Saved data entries
--- --- ---
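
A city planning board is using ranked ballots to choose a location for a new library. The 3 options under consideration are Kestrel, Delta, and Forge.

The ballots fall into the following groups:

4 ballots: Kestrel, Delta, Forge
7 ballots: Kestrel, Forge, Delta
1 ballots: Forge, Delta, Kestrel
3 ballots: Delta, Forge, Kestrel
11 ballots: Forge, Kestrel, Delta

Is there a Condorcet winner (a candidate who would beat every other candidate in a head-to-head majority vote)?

Yes

Head-to-head results (26 voters total):
Kestrel vs Delta: Kestrel wins 22–4.
Kestrel vs Forge: Forge wins 15–11.
Delta vs Forge: Forge wins 19–7.
Forge beats each rival — Kestrel (15–11), Delta (19–7) — so Forge is the Condorcet winner.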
--- --- ---
**What is expected**
A reply should hold exactly the lines from the one containing "The ballots fall" through the end of the data above, nothing more.

**Exercise result**
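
The ballots fall into the following groups:

4 ballots: Kestrel, Delta, Forge
7 ballots: Kestrel, Forge, Delta
1 ballots: Forge, Delta, Kestrel
3 ballots: Delta, Forge, Kestrel
11 ballots: Forge, Kestrel, Delta

Is there a Condorcet winner (a candidate who would beat every other candidate in a head-to-head majority vote)?

Yes

Head-to-head results (26 voters total):
Kestrel vs Delta: Kestrel wins 22–4.
Kestrel vs Forge: Forge wins 15–11.
Delta vs Forge: Forge wins 19–7.
Forge beats each rival — Kestrel (15–11), Delta (19–7) — so Forge is the Condorcet winner.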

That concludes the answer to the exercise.